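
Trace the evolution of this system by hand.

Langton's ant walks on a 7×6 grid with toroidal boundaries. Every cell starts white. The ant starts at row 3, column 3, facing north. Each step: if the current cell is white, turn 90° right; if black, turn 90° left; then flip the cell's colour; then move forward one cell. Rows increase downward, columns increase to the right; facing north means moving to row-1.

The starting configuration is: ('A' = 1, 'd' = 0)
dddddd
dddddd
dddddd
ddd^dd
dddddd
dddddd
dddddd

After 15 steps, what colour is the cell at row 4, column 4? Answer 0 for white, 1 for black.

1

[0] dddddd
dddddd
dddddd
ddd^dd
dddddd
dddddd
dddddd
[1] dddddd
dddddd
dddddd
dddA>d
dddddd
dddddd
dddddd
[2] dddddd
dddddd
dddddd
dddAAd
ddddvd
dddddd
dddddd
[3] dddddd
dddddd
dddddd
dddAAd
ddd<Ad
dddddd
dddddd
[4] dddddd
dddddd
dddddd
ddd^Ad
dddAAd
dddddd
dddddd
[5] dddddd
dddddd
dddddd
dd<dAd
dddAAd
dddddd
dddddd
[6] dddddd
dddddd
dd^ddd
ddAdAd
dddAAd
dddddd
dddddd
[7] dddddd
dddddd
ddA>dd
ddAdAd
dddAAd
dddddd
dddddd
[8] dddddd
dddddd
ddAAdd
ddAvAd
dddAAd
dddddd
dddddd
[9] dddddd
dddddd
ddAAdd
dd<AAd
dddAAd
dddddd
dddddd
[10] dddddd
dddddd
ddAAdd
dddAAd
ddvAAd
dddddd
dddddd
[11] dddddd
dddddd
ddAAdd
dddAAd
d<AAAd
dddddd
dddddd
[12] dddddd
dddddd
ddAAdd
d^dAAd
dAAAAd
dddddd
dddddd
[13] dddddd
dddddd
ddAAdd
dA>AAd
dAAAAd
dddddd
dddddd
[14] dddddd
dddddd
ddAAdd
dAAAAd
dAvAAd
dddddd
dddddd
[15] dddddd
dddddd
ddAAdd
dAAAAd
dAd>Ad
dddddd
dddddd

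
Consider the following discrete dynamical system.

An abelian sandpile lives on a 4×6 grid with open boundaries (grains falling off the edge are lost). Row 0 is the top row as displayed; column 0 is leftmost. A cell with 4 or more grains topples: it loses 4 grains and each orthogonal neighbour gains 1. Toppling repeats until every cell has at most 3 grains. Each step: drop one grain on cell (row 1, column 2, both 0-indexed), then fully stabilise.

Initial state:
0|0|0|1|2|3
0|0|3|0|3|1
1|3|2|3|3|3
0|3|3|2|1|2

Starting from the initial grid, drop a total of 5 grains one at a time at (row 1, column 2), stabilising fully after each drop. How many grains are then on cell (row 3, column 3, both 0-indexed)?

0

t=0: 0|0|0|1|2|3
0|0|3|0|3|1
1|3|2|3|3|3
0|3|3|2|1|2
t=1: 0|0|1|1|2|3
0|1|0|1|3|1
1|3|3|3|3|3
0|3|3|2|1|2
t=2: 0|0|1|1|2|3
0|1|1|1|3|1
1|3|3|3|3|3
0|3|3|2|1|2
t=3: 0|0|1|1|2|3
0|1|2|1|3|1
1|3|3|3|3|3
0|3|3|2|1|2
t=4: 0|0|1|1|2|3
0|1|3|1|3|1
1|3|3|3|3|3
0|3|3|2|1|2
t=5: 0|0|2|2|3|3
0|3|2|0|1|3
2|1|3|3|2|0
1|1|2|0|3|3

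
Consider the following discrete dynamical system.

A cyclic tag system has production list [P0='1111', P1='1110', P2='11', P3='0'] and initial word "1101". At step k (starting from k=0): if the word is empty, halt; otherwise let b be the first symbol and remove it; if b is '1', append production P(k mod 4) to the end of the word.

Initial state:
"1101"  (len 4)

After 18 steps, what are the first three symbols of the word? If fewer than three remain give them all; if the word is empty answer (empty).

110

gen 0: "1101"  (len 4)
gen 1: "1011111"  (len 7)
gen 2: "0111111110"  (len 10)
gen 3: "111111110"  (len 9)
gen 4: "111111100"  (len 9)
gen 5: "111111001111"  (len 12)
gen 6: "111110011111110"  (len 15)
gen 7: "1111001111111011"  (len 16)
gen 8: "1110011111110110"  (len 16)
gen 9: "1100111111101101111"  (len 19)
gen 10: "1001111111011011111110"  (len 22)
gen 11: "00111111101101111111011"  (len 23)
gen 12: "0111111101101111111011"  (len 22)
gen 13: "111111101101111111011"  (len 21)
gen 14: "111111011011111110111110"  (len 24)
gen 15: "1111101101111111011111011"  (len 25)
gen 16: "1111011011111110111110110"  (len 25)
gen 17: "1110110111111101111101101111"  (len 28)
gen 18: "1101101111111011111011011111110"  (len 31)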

---

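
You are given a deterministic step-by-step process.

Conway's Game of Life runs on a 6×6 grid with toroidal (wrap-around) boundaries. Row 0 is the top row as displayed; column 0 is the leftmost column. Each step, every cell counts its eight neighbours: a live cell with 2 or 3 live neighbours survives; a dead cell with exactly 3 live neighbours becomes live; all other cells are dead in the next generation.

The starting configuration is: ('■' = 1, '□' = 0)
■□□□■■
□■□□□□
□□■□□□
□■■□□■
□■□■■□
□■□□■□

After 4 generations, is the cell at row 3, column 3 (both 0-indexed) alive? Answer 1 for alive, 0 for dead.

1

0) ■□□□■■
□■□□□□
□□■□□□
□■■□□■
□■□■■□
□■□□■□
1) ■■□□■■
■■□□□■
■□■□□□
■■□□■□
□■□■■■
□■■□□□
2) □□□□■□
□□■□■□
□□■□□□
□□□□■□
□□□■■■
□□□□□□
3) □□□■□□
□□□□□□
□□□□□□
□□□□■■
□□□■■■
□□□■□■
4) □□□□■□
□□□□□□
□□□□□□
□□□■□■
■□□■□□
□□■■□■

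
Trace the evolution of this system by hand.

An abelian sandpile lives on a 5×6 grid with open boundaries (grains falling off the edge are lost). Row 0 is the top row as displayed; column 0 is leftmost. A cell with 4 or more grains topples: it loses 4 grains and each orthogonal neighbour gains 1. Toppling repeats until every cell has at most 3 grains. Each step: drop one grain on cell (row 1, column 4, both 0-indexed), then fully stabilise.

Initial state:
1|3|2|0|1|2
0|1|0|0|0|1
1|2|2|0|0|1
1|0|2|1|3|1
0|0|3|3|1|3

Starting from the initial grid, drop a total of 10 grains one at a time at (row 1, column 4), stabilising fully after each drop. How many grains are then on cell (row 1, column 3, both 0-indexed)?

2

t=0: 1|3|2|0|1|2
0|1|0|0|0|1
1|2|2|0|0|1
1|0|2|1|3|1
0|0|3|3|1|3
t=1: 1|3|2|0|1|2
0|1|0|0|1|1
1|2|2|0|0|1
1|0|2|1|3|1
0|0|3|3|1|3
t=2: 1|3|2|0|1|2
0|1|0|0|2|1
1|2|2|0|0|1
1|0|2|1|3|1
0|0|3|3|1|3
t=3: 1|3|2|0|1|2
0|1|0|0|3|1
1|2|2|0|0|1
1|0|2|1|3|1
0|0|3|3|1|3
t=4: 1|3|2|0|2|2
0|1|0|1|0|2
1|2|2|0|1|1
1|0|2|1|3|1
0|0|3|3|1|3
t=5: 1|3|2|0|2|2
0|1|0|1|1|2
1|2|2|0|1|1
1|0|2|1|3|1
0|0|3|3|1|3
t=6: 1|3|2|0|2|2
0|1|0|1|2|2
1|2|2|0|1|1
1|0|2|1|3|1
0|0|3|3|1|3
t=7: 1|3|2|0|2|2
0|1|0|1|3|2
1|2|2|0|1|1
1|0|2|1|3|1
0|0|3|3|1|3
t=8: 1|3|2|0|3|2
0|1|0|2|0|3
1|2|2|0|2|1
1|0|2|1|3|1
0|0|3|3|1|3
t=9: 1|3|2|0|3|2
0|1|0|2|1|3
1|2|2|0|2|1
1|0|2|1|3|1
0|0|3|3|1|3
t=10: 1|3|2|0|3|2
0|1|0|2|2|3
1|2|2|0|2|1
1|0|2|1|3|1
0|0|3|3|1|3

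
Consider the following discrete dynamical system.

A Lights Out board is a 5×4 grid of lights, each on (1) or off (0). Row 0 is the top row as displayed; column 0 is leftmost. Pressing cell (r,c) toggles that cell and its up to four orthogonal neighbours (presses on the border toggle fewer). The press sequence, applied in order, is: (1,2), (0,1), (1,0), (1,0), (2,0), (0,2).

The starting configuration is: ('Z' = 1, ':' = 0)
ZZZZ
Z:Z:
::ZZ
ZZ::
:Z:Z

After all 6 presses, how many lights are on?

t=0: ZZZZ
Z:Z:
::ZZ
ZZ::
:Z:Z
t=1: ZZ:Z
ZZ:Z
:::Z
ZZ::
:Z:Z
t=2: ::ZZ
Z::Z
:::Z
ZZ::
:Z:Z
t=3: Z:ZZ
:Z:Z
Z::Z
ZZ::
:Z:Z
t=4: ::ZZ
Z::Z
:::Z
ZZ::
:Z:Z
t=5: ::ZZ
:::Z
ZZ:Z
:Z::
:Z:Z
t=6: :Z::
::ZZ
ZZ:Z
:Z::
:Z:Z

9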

Brief:
Look through the entries above. Copy each line in which the string "sandpile" occurs.

Exercise output:
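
An abelian sandpile lives on a 4×6 grid with open boundaries (grains falling off the edge are lost). Row 0 is the top row as displayed; column 0 is leftmost. A cell with 4 or more grains topples: it loses 4 grains and each orthogonal neighbour gains 1. Toppling repeats until every cell has at most 3 grains. Each step: drop one grain on cell (row 1, column 2, both 0-indexed), then fully stabilise.
An abelian sandpile lives on a 5×6 grid with open boundaries (grains falling off the edge are lost). Row 0 is the top row as displayed; column 0 is leftmost. A cell with 4 or more grains topples: it loses 4 grains and each orthogonal neighbour gains 1. Toppling repeats until every cell has at most 3 grains. Each step: drop one grain on cell (row 1, column 4, both 0-indexed), then fully stabilise.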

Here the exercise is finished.